---- DATA SUPPLIED

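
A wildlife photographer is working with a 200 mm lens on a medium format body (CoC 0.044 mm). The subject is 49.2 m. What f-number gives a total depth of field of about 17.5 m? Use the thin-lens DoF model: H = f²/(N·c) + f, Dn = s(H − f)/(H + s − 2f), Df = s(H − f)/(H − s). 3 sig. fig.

f/3.20

Write h = H − f = f²/(N·c). The thin-lens limits are Dn = s·h/(h + (s−f)) and Df = s·h/(h − (s−f)), so DoF = Df − Dn = 2·s·(s−f)·h / (h² − (s−f)²).
That is a quadratic in h: DoF·h² − 2·s·(s−f)·h − DoF·(s−f)² = 0 ⇒ h = (s−f)·(s + √(s² + DoF²)) / DoF = 49000 × (49200 + √(49200² + 17500²)) / 17500 = 49000 × (49200 + 52219.6) / 17500 ≈ 283975 mm.
Then N = f²/(c·h) = 200² / (0.044 × 283975) = 40000 / 12495 ≈ 3.20.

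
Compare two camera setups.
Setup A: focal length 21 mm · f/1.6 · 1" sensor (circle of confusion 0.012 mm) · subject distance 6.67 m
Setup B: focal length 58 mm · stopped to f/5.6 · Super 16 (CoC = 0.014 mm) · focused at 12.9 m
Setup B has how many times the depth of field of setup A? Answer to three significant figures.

Setup A: H = 21²/(1.6×0.012) + 21 ≈ 22989.7 mm; DoF = Df − Dn = 9387.5 − 5172.6 ≈ 4214.9 mm.
Setup B: H = 58²/(5.6×0.014) + 58 ≈ 42966.2 mm; DoF = Df − Dn = 18409.9 − 9928.5 ≈ 8481.4 mm.
Ratio = 8481.4 / 4214.9 ≈ 2.01.

2.01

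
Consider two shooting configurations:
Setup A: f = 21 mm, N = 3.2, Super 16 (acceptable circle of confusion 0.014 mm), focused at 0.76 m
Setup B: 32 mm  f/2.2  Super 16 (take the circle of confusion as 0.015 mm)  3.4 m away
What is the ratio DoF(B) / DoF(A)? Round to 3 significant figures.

6.51

Setup A: H = 21²/(3.2×0.014) + 21 ≈ 9864.7 mm; DoF = Df − Dn = 821.69 − 706.93 ≈ 114.76 mm.
Setup B: H = 32²/(2.2×0.015) + 32 ≈ 31062.3 mm; DoF = Df − Dn = 3813.96 − 3067.10 ≈ 746.86 mm.
Ratio = 746.86 / 114.76 ≈ 6.51.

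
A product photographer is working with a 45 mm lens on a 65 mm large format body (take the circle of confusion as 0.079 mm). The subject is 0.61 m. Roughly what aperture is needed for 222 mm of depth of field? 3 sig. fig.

Write h = H − f = f²/(N·c). The thin-lens limits are Dn = s·h/(h + (s−f)) and Df = s·h/(h − (s−f)), so DoF = Df − Dn = 2·s·(s−f)·h / (h² − (s−f)²).
That is a quadratic in h: DoF·h² − 2·s·(s−f)·h − DoF·(s−f)² = 0 ⇒ h = (s−f)·(s + √(s² + DoF²)) / DoF = 565 × (610 + √(610² + 222²)) / 222 = 565 × (610 + 649.141) / 222 ≈ 3204.6 mm.
Then N = f²/(c·h) = 45² / (0.079 × 3204.6) = 2025 / 253.16 ≈ 8.

f/8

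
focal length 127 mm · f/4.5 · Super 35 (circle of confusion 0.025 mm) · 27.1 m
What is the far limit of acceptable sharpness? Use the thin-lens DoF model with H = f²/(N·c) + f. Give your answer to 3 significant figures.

Hyperfocal distance H = f²/(N·c) + f = 127²/(4.5 × 0.025) + 127 = 16129/0.1125 + 127 ≈ 143495.9 mm ≈ 143.5 m.
Far limit Df = s·(H − f)/(H − s) = 27100 × (143495.9 − 127) / (143495.9 − 27100) = 27100 × 143368.9 / 116395.9 ≈ 33380 mm ≈ 33.4 m.

33.4 m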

--------

• EXERCISE DESCRIPTION: Retype each line of the data exactly as it reads.

• RESULT:
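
A wildlife photographer is working with a 200 mm lens on a medium format body (CoC 0.044 mm). The subject is 49.2 m. What f-number gives a total depth of field of about 17.5 m? Use the thin-lens DoF model: H = f²/(N·c) + f, Dn = s(H − f)/(H + s − 2f), Df = s(H − f)/(H − s). 3 sig. fig.

f/3.20

Write h = H − f = f²/(N·c). The thin-lens limits are Dn = s·h/(h + (s−f)) and Df = s·h/(h − (s−f)), so DoF = Df − Dn = 2·s·(s−f)·h / (h² − (s−f)²).
That is a quadratic in h: DoF·h² − 2·s·(s−f)·h − DoF·(s−f)² = 0 ⇒ h = (s−f)·(s + √(s² + DoF²)) / DoF = 49000 × (49200 + √(49200² + 17500²)) / 17500 = 49000 × (49200 + 52219.6) / 17500 ≈ 283975 mm.
Then N = f²/(c·h) = 200² / (0.044 × 283975) = 40000 / 12495 ≈ 3.20.

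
Compare two camera setups.
Setup A: focal length 21 mm · f/1.6 · 1" sensor (circle of confusion 0.012 mm) · subject distance 6.67 m
Setup B: focal length 58 mm · stopped to f/5.6 · Super 16 (CoC = 0.014 mm) · focused at 12.9 m
Setup B has how many times the depth of field of setup A? Answer to three significant figures.

Setup A: H = 21²/(1.6×0.012) + 21 ≈ 22989.7 mm; DoF = Df − Dn = 9387.5 − 5172.6 ≈ 4214.9 mm.
Setup B: H = 58²/(5.6×0.014) + 58 ≈ 42966.2 mm; DoF = Df − Dn = 18409.9 − 9928.5 ≈ 8481.4 mm.
Ratio = 8481.4 / 4214.9 ≈ 2.01.

2.01

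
Consider two shooting configurations:
Setup A: f = 21 mm, N = 3.2, Super 16 (acceptable circle of confusion 0.014 mm), focused at 0.76 m
Setup B: 32 mm  f/2.2  Super 16 (take the circle of confusion as 0.015 mm)  3.4 m away
What is the ratio DoF(B) / DoF(A)? Round to 3 significant figures.

6.51

Setup A: H = 21²/(3.2×0.014) + 21 ≈ 9864.7 mm; DoF = Df − Dn = 821.69 − 706.93 ≈ 114.76 mm.
Setup B: H = 32²/(2.2×0.015) + 32 ≈ 31062.3 mm; DoF = Df − Dn = 3813.96 − 3067.10 ≈ 746.86 mm.
Ratio = 746.86 / 114.76 ≈ 6.51.

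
A product photographer is working with a 45 mm lens on a 65 mm large format body (take the circle of confusion as 0.079 mm). The subject is 0.61 m. Roughly what aperture is needed for 222 mm of depth of field? 3 sig. fig.

Write h = H − f = f²/(N·c). The thin-lens limits are Dn = s·h/(h + (s−f)) and Df = s·h/(h − (s−f)), so DoF = Df − Dn = 2·s·(s−f)·h / (h² − (s−f)²).
That is a quadratic in h: DoF·h² − 2·s·(s−f)·h − DoF·(s−f)² = 0 ⇒ h = (s−f)·(s + √(s² + DoF²)) / DoF = 565 × (610 + √(610² + 222²)) / 222 = 565 × (610 + 649.141) / 222 ≈ 3204.6 mm.
Then N = f²/(c·h) = 45² / (0.079 × 3204.6) = 2025 / 253.16 ≈ 8.

f/8

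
focal length 127 mm · f/4.5 · Super 35 (circle of confusion 0.025 mm) · 27.1 m
What is the far limit of acceptable sharpness? Use the thin-lens DoF model with H = f²/(N·c) + f. Give your answer to 3 significant figures.

Hyperfocal distance H = f²/(N·c) + f = 127²/(4.5 × 0.025) + 127 = 16129/0.1125 + 127 ≈ 143495.9 mm ≈ 143.5 m.
Far limit Df = s·(H − f)/(H − s) = 27100 × (143495.9 − 127) / (143495.9 − 27100) = 27100 × 143368.9 / 116395.9 ≈ 33380 mm ≈ 33.4 m.

33.4 m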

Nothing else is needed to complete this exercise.